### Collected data
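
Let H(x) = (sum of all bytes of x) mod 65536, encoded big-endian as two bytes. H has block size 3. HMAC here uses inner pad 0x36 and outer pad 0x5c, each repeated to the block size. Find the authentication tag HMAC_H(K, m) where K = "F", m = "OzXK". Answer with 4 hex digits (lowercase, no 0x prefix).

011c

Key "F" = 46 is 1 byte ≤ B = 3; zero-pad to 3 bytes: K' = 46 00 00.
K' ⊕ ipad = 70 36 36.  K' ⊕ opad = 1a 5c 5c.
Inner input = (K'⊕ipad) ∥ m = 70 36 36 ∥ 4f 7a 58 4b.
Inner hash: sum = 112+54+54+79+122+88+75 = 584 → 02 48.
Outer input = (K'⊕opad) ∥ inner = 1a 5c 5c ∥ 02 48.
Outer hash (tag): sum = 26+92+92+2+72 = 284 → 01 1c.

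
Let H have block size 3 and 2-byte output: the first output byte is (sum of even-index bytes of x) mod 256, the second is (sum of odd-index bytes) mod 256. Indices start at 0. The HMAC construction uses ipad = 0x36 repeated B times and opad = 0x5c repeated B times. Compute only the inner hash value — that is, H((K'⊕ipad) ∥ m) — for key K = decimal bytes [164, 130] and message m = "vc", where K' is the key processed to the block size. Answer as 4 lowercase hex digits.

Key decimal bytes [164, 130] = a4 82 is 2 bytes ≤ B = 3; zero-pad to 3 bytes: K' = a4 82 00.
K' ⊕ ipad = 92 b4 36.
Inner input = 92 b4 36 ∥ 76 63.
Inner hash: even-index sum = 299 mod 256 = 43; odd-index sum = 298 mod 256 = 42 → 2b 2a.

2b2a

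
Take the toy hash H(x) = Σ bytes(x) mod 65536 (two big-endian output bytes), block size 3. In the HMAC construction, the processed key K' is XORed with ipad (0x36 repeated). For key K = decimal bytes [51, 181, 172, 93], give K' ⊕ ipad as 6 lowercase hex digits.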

### Work to be completed
Please write out the entries above in full, exactly as they read.

### Written response
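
Let H(x) = (sum of all bytes of x) mod 65536, encoded big-endian as two bytes. H has block size 3. HMAC here uses inner pad 0x36 and outer pad 0x5c, each repeated to the block size. Find the authentication tag HMAC_H(K, m) where K = "F", m = "OzXK". Answer with 4 hex digits (lowercase, no 0x prefix).

011c

Key "F" = 46 is 1 byte ≤ B = 3; zero-pad to 3 bytes: K' = 46 00 00.
K' ⊕ ipad = 70 36 36.  K' ⊕ opad = 1a 5c 5c.
Inner input = (K'⊕ipad) ∥ m = 70 36 36 ∥ 4f 7a 58 4b.
Inner hash: sum = 112+54+54+79+122+88+75 = 584 → 02 48.
Outer input = (K'⊕opad) ∥ inner = 1a 5c 5c ∥ 02 48.
Outer hash (tag): sum = 26+92+92+2+72 = 284 → 01 1c.

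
Let H have block size 3 and 2-byte output: the first output byte is (sum of even-index bytes of x) mod 256, the second is (sum of odd-index bytes) mod 256. Indices start at 0. The HMAC construction uses ipad = 0x36 repeated B times and opad = 0x5c repeated B times. Compute only the inner hash value — that is, H((K'⊕ipad) ∥ m) — for key K = decimal bytes [164, 130] and message m = "vc", where K' is the key processed to the block size. Answer as 4 lowercase hex digits.

Key decimal bytes [164, 130] = a4 82 is 2 bytes ≤ B = 3; zero-pad to 3 bytes: K' = a4 82 00.
K' ⊕ ipad = 92 b4 36.
Inner input = 92 b4 36 ∥ 76 63.
Inner hash: even-index sum = 299 mod 256 = 43; odd-index sum = 298 mod 256 = 42 → 2b 2a.

2b2a

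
Take the toy hash H(x) = Σ bytes(x) mod 65536 (two big-endian output bytes), block size 3. In the HMAC construction, the processed key K' is XORed with ipad (0x36 repeated). For key K = decimal bytes [51, 181, 172, 93], give K' ⊕ ipad as 6 lowercase hex digits.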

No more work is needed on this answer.